• _WHAT THE TASK REQUIRES_
Using the line that contains "Orion = (4, -7)" as the first line and the last line of the data as the final one, give every line in that range again exactly.
★ ★ ★
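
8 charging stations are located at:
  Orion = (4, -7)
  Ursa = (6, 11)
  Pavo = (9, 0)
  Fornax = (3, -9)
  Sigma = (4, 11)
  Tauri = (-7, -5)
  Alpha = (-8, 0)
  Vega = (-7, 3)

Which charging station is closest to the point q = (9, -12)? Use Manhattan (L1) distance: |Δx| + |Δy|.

d(q, Orion) = |9−4| + |-12−(-7)| = 5 + 5 = 10
d(q, Ursa) = |9−6| + |-12−11| = 3 + 23 = 26
d(q, Pavo) = |9−9| + |-12−0| = 0 + 12 = 12
d(q, Fornax) = |9−3| + |-12−(-9)| = 6 + 3 = 9
d(q, Sigma) = |9−4| + |-12−11| = 5 + 23 = 28
d(q, Tauri) = |9−(-7)| + |-12−(-5)| = 16 + 7 = 23
d(q, Alpha) = |9−(-8)| + |-12−0| = 17 + 12 = 29
d(q, Vega) = |9−(-7)| + |-12−3| = 16 + 15 = 31
Minimum is at Fornax.

Fornax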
★ ★ ★
• _FINISHED EXERCISE_
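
  Orion = (4, -7)
  Ursa = (6, 11)
  Pavo = (9, 0)
  Fornax = (3, -9)
  Sigma = (4, 11)
  Tauri = (-7, -5)
  Alpha = (-8, 0)
  Vega = (-7, 3)

Which charging station is closest to the point q = (9, -12)? Use Manhattan (L1) distance: |Δx| + |Δy|.

d(q, Orion) = |9−4| + |-12−(-7)| = 5 + 5 = 10
d(q, Ursa) = |9−6| + |-12−11| = 3 + 23 = 26
d(q, Pavo) = |9−9| + |-12−0| = 0 + 12 = 12
d(q, Fornax) = |9−3| + |-12−(-9)| = 6 + 3 = 9
d(q, Sigma) = |9−4| + |-12−11| = 5 + 23 = 28
d(q, Tauri) = |9−(-7)| + |-12−(-5)| = 16 + 7 = 23
d(q, Alpha) = |9−(-8)| + |-12−0| = 17 + 12 = 29
d(q, Vega) = |9−(-7)| + |-12−3| = 16 + 15 = 31
Minimum is at Fornax.

Fornax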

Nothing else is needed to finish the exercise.